Instructions to follow: Which lines should be repeated? Exactly the one containing "Which requires more" and every line after it through the end of the entries below.

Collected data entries

□ □ □ □

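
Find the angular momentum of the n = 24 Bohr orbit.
2.53e-33 J·s (or 24ℏ)

In the Bohr model, angular momentum is quantized:
L = nℏ

where ℏ = h/(2π) = 1.0546e-34 J·s

For n = 24:
L = 24 × 1.0546e-34 J·s
L = 2.53e-33 J·s

This can also be written as L = 24ℏ.
The angular momentum is an integer multiple of the reduced Planck constant.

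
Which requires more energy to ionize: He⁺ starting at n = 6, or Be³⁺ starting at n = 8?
Be³⁺ at n = 8 (E = -3.4014 eV)

Using E_n = -13.6057 Z² / n² eV:

He⁺ (Z = 2) at n = 6:
E = -13.6057 × 2² / 6² = -13.6057 × 4 / 36 = -1.5117444 eV

Be³⁺ (Z = 4) at n = 8:
E = -13.6057 × 4² / 8² = -13.6057 × 16 / 64 = -3.4014250 eV

Since -3.4014250 eV < -1.5117444 eV,
Be³⁺ at n = 8 is more tightly bound (requires more energy to ionize).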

□ □ □ □

Written reply:
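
Which requires more energy to ionize: He⁺ starting at n = 6, or Be³⁺ starting at n = 8?
Be³⁺ at n = 8 (E = -3.4014 eV)

Using E_n = -13.6057 Z² / n² eV:

He⁺ (Z = 2) at n = 6:
E = -13.6057 × 2² / 6² = -13.6057 × 4 / 36 = -1.5117444 eV

Be³⁺ (Z = 4) at n = 8:
E = -13.6057 × 4² / 8² = -13.6057 × 16 / 64 = -3.4014250 eV

Since -3.4014250 eV < -1.5117444 eV,
Be³⁺ at n = 8 is more tightly bound (requires more energy to ionize).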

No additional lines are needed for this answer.